## TASK STATEMENT
Lines from the records below that contain the word "raster" are to be copied out.

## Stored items
--------

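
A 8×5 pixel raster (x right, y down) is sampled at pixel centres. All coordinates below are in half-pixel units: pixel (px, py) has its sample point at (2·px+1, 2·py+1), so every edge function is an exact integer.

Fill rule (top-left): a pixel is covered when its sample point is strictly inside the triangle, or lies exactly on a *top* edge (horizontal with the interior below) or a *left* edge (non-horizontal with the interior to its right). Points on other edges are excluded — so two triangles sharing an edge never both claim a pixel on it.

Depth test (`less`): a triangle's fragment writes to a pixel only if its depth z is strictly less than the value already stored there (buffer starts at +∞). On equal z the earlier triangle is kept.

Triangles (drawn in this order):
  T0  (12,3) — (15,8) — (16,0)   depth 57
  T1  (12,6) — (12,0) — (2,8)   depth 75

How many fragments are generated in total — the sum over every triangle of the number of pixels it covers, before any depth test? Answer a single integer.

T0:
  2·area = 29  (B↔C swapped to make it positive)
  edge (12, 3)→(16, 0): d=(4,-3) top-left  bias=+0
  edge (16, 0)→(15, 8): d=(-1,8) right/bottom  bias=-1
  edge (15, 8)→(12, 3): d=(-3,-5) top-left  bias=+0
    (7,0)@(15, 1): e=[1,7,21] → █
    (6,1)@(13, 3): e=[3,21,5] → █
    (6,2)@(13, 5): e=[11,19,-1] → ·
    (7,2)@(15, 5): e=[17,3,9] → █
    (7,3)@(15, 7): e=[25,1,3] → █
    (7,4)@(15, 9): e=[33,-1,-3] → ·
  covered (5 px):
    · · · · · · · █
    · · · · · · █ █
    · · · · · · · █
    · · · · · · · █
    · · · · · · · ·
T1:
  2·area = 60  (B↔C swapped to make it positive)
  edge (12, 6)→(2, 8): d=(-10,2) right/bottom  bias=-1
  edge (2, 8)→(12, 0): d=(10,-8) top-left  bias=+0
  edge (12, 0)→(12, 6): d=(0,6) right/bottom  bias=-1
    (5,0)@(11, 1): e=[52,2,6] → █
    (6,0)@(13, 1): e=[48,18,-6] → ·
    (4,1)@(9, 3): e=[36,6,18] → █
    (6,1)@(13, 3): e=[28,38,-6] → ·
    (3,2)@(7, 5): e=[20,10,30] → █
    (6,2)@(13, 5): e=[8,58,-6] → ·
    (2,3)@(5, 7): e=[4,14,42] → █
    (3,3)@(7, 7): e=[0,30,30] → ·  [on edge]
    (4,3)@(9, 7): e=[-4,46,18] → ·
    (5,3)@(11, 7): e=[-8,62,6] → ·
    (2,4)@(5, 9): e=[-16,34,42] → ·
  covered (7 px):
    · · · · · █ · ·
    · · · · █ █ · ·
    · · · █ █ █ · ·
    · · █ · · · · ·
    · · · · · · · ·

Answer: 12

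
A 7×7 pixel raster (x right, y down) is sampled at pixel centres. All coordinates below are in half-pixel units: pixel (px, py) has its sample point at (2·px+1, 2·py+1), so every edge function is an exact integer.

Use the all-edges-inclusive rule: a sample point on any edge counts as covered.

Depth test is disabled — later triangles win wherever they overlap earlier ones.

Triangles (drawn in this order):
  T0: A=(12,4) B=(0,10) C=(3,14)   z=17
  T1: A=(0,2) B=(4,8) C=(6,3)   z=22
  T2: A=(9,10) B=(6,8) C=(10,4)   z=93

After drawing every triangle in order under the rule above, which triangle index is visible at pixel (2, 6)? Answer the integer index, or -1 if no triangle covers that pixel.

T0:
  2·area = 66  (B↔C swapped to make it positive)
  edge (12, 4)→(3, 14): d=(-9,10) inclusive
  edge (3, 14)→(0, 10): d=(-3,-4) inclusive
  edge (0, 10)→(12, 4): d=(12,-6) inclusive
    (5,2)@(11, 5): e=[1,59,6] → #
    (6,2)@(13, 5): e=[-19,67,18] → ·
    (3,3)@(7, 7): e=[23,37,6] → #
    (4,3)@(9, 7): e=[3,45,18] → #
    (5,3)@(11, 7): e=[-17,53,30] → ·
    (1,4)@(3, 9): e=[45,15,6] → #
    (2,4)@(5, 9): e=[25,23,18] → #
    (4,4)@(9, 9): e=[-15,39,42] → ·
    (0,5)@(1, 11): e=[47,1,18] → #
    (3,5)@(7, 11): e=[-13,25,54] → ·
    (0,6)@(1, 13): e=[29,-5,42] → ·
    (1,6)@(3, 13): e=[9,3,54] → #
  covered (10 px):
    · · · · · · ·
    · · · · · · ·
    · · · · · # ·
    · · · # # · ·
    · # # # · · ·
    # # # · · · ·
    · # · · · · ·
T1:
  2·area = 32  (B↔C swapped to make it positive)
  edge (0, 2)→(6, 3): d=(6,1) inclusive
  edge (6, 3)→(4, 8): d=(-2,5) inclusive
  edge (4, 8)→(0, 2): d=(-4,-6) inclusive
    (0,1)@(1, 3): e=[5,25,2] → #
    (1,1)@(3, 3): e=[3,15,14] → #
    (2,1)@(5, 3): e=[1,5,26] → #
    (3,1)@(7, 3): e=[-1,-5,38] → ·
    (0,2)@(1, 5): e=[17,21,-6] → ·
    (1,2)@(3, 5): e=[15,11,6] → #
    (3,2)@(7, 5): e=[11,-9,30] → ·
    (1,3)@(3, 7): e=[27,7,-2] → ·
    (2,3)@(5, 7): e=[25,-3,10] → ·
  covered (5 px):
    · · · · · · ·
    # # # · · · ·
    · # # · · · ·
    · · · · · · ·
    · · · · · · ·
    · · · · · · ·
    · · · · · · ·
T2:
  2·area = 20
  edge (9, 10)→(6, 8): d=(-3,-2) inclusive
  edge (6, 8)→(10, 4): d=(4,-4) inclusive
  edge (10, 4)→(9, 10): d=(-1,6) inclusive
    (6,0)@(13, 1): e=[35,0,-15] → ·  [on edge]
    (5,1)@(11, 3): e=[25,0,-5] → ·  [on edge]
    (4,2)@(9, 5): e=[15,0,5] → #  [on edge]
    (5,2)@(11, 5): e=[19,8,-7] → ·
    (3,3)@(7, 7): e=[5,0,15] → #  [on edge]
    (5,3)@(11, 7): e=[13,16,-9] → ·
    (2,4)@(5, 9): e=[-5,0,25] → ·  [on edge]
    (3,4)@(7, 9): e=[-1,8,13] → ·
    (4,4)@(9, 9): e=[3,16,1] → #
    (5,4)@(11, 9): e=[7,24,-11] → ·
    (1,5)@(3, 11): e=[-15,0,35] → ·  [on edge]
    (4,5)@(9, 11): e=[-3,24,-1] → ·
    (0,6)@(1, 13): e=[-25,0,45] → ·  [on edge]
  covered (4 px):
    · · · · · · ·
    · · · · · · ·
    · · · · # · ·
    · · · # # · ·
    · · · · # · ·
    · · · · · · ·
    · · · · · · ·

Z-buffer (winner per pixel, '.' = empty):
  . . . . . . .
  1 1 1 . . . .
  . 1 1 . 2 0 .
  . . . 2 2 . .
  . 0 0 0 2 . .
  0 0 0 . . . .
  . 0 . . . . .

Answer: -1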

--------

## RESPONSE
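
A 8×5 pixel raster (x right, y down) is sampled at pixel centres. All coordinates below are in half-pixel units: pixel (px, py) has its sample point at (2·px+1, 2·py+1), so every edge function is an exact integer.
A 7×7 pixel raster (x right, y down) is sampled at pixel centres. All coordinates below are in half-pixel units: pixel (px, py) has its sample point at (2·px+1, 2·py+1), so every edge function is an exact integer.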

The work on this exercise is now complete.